## PROVIDED RECORDS
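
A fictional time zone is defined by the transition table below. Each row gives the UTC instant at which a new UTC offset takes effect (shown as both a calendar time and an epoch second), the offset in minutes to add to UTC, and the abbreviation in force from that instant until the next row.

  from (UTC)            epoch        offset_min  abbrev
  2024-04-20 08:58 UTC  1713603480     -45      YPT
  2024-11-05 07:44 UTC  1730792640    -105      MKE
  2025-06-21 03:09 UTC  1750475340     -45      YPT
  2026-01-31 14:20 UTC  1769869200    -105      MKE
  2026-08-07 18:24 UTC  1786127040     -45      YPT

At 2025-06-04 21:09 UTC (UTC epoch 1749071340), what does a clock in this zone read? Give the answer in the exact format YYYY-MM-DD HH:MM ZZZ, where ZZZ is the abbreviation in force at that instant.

Query: 2025-06-04 21:09 UTC
Rule 2/5 (MKE, -01:45): 2024-11-05 07:44 UTC ≤ query < 2025-06-21 03:09 UTC
21·60 + 9 - 105 = 1164 min
1164 = 0·1440 + 1164; 1164 = 19·60 + 24 → 19:24, same day
→ 2025-06-04 19:24 MKE

2025-06-04 19:24 MKE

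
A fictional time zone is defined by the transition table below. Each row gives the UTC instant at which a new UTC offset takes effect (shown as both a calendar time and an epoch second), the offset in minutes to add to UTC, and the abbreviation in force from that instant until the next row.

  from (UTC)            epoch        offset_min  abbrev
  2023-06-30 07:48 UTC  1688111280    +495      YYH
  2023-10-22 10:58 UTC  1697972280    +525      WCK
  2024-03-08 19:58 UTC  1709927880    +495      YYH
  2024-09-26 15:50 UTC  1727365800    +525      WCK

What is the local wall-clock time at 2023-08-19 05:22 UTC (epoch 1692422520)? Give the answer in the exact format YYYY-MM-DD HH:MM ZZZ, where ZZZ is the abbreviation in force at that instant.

Query: 2023-08-19 05:22 UTC
Rule 1/4 (YYH, +08:15): 2023-06-30 07:48 UTC ≤ query < 2023-10-22 10:58 UTC
5·60 + 22 + 495 = 817 min
817 = 0·1440 + 817; 817 = 13·60 + 37 → 13:37, same day
→ 2023-08-19 13:37 YYH

2023-08-19 13:37 YYH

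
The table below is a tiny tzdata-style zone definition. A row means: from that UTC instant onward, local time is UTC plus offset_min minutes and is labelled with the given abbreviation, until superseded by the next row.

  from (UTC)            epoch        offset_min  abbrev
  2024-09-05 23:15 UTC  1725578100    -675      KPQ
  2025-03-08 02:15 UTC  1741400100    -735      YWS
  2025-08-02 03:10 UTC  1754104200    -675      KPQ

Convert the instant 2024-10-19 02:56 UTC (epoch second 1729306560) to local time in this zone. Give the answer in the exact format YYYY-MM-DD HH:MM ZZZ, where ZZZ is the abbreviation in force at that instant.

2024-10-18 15:41 KPQ

Query: 2024-10-19 02:56 UTC
Rule 1/3 (KPQ, -11:15): 2024-09-05 23:15 UTC ≤ query < 2025-03-08 02:15 UTC
2·60 + 56 - 675 = -499 min
-499 = -1·1440 + 941; 941 = 15·60 + 41 → 15:41, 2024-10-19 - 1 day = 2024-10-18
→ 2024-10-18 15:41 KPQ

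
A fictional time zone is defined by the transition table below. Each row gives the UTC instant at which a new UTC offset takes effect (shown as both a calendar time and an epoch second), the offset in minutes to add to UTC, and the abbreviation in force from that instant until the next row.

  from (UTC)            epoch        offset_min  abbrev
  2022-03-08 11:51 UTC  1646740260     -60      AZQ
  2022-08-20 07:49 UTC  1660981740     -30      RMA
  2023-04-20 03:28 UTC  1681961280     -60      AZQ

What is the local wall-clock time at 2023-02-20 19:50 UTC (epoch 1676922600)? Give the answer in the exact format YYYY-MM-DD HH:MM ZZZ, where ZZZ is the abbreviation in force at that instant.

Query: 2023-02-20 19:50 UTC
Rule 2/3 (RMA, -00:30): 2022-08-20 07:49 UTC ≤ query < 2023-04-20 03:28 UTC
19·60 + 50 - 30 = 1160 min
1160 = 0·1440 + 1160; 1160 = 19·60 + 20 → 19:20, same day
→ 2023-02-20 19:20 RMA

2023-02-20 19:20 RMA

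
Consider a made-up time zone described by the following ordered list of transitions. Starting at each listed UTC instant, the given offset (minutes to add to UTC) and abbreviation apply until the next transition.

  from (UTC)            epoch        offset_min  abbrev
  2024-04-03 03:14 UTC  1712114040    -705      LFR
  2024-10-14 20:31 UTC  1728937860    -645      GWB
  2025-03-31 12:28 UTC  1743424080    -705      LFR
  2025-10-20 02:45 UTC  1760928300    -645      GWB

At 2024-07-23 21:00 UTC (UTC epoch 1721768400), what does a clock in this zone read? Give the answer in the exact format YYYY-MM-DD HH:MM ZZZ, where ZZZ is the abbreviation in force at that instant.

Query: 2024-07-23 21:00 UTC
Rule 1/4 (LFR, -11:45): 2024-04-03 03:14 UTC ≤ query < 2024-10-14 20:31 UTC
21·60 + 0 - 705 = 555 min
555 = 0·1440 + 555; 555 = 9·60 + 15 → 09:15, same day
→ 2024-07-23 09:15 LFR

2024-07-23 09:15 LFR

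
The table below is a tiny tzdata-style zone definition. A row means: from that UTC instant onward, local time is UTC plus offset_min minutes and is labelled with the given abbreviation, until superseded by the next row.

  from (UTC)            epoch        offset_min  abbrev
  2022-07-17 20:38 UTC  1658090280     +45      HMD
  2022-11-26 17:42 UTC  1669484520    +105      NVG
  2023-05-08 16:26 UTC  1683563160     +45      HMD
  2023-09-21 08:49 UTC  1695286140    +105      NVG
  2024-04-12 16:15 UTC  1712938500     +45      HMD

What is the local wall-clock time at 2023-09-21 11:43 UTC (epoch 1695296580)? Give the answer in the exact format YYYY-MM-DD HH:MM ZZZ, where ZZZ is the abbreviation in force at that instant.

Query: 2023-09-21 11:43 UTC
Rule 4/5 (NVG, +01:45): 2023-09-21 08:49 UTC ≤ query < 2024-04-12 16:15 UTC
11·60 + 43 + 105 = 808 min
808 = 0·1440 + 808; 808 = 13·60 + 28 → 13:28, same day
→ 2023-09-21 13:28 NVG

2023-09-21 13:28 NVG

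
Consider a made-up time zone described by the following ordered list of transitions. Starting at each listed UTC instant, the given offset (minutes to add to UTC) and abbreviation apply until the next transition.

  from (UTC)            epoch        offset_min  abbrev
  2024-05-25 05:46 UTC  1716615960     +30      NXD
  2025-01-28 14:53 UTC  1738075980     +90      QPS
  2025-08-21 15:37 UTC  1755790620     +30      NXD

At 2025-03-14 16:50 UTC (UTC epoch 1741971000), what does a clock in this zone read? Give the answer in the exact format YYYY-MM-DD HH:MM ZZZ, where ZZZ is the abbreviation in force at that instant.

Query: 2025-03-14 16:50 UTC
Rule 2/3 (QPS, +01:30): 2025-01-28 14:53 UTC ≤ query < 2025-08-21 15:37 UTC
16·60 + 50 + 90 = 1100 min
1100 = 0·1440 + 1100; 1100 = 18·60 + 20 → 18:20, same day
→ 2025-03-14 18:20 QPS

2025-03-14 18:20 QPS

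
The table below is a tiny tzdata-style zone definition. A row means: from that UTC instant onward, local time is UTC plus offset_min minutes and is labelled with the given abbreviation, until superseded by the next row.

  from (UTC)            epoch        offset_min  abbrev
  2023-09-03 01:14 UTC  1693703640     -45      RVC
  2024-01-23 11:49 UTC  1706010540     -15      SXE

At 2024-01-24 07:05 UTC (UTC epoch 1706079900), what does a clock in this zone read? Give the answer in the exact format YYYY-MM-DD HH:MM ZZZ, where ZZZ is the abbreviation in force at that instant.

2024-01-24 06:50 SXE

Query: 2024-01-24 07:05 UTC
Rule 2/2 (SXE, -00:15): 2024-01-23 11:49 UTC ≤ query < +∞
7·60 + 5 - 15 = 410 min
410 = 0·1440 + 410; 410 = 6·60 + 50 → 06:50, same day
→ 2024-01-24 06:50 SXE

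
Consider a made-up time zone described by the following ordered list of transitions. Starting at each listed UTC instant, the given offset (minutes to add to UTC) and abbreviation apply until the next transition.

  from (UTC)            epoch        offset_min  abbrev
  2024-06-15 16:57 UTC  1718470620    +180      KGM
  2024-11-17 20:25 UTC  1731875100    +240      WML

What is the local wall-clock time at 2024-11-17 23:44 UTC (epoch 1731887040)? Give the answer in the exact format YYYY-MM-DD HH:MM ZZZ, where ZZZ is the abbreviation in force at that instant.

Query: 2024-11-17 23:44 UTC
Rule 2/2 (WML, +04:00): 2024-11-17 20:25 UTC ≤ query < +∞
23·60 + 44 + 240 = 1664 min
1664 = 1·1440 + 224; 224 = 3·60 + 44 → 03:44, 2024-11-17 + 1 day = 2024-11-18
→ 2024-11-18 03:44 WML

2024-11-18 03:44 WML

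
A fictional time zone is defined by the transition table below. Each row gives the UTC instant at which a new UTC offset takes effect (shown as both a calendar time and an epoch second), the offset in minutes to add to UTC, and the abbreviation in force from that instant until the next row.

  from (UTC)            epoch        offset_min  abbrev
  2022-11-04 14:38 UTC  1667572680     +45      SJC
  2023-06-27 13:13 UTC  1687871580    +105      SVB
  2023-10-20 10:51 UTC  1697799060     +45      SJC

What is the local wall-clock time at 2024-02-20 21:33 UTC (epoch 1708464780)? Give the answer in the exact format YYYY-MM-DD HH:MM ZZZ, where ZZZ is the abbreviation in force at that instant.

Query: 2024-02-20 21:33 UTC
Rule 3/3 (SJC, +00:45): 2023-10-20 10:51 UTC ≤ query < +∞
21·60 + 33 + 45 = 1338 min
1338 = 0·1440 + 1338; 1338 = 22·60 + 18 → 22:18, same day
→ 2024-02-20 22:18 SJC

2024-02-20 22:18 SJC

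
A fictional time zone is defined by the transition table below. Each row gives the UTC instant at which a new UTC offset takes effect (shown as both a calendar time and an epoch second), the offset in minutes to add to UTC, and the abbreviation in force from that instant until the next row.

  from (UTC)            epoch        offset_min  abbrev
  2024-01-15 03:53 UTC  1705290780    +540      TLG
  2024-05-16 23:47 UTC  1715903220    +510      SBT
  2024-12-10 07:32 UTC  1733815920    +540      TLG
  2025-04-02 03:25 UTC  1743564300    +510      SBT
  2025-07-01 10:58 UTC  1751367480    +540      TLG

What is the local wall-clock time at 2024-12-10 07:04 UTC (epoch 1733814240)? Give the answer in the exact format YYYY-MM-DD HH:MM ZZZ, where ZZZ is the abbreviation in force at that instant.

Query: 2024-12-10 07:04 UTC
Rule 2/5 (SBT, +08:30): 2024-05-16 23:47 UTC ≤ query < 2024-12-10 07:32 UTC
7·60 + 4 + 510 = 934 min
934 = 0·1440 + 934; 934 = 15·60 + 34 → 15:34, same day
→ 2024-12-10 15:34 SBT

2024-12-10 15:34 SBT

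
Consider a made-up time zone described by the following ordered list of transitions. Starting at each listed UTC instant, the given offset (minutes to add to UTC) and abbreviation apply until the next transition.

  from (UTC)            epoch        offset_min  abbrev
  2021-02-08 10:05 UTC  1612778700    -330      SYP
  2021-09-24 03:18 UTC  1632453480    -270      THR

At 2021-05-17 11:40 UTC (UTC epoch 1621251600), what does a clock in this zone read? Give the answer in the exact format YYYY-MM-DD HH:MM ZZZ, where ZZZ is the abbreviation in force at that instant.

Query: 2021-05-17 11:40 UTC
Rule 1/2 (SYP, -05:30): 2021-02-08 10:05 UTC ≤ query < 2021-09-24 03:18 UTC
11·60 + 40 - 330 = 370 min
370 = 0·1440 + 370; 370 = 6·60 + 10 → 06:10, same day
→ 2021-05-17 06:10 SYP

2021-05-17 06:10 SYP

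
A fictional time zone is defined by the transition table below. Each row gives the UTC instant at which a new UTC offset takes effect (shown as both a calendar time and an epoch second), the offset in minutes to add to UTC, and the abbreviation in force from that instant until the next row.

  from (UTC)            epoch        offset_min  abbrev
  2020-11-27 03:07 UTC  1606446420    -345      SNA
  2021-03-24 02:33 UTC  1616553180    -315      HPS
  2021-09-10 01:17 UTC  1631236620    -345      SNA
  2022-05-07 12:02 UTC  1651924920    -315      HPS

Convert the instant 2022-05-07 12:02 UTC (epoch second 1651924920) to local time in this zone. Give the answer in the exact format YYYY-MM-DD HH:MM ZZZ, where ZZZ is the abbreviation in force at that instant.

2022-05-07 06:47 HPS

Query: 2022-05-07 12:02 UTC
Rule 4/4 (HPS, -05:15): 2022-05-07 12:02 UTC ≤ query < +∞
12·60 + 2 - 315 = 407 min
407 = 0·1440 + 407; 407 = 6·60 + 47 → 06:47, same day
→ 2022-05-07 06:47 HPS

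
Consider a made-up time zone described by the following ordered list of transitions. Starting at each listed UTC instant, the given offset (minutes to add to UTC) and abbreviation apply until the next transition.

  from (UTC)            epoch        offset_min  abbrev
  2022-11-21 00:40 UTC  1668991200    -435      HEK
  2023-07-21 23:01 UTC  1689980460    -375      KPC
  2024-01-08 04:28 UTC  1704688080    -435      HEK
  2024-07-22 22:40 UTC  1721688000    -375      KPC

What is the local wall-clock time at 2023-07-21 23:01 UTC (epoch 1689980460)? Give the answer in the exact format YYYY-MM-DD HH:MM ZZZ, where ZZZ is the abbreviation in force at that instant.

Query: 2023-07-21 23:01 UTC
Rule 2/4 (KPC, -06:15): 2023-07-21 23:01 UTC ≤ query < 2024-01-08 04:28 UTC
23·60 + 1 - 375 = 1006 min
1006 = 0·1440 + 1006; 1006 = 16·60 + 46 → 16:46, same day
→ 2023-07-21 16:46 KPC

2023-07-21 16:46 KPC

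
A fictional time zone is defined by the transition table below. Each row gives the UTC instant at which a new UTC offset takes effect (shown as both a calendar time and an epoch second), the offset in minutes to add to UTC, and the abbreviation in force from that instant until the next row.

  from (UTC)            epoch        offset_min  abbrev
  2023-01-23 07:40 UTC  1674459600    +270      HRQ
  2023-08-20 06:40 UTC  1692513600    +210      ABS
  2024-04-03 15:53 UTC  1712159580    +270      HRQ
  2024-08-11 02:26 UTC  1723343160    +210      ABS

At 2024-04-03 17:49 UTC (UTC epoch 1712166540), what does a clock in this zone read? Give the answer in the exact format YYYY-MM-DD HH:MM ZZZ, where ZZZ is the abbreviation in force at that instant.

2024-04-03 22:19 HRQ

Query: 2024-04-03 17:49 UTC
Rule 3/4 (HRQ, +04:30): 2024-04-03 15:53 UTC ≤ query < 2024-08-11 02:26 UTC
17·60 + 49 + 270 = 1339 min
1339 = 0·1440 + 1339; 1339 = 22·60 + 19 → 22:19, same day
→ 2024-04-03 22:19 HRQ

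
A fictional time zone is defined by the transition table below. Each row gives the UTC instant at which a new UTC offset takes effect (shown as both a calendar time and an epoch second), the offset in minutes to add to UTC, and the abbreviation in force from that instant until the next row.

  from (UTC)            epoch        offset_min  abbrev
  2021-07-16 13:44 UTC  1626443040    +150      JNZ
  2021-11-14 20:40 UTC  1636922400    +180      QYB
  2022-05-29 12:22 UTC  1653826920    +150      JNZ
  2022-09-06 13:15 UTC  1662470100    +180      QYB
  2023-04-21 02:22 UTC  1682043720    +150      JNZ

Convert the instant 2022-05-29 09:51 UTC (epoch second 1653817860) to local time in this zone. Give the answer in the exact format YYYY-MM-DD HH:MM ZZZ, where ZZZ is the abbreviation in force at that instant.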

## DIRECTIONS FOR THIS TASK
Please return exactly the lines from the first line of the material through the one with "2026-08-07 18:24 UTC", and no lines after it.

## SOLVED EXERCISE
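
A fictional time zone is defined by the transition table below. Each row gives the UTC instant at which a new UTC offset takes effect (shown as both a calendar time and an epoch second), the offset in minutes to add to UTC, and the abbreviation in force from that instant until the next row.

  from (UTC)            epoch        offset_min  abbrev
  2024-04-20 08:58 UTC  1713603480     -45      YPT
  2024-11-05 07:44 UTC  1730792640    -105      MKE
  2025-06-21 03:09 UTC  1750475340     -45      YPT
  2026-01-31 14:20 UTC  1769869200    -105      MKE
  2026-08-07 18:24 UTC  1786127040     -45      YPT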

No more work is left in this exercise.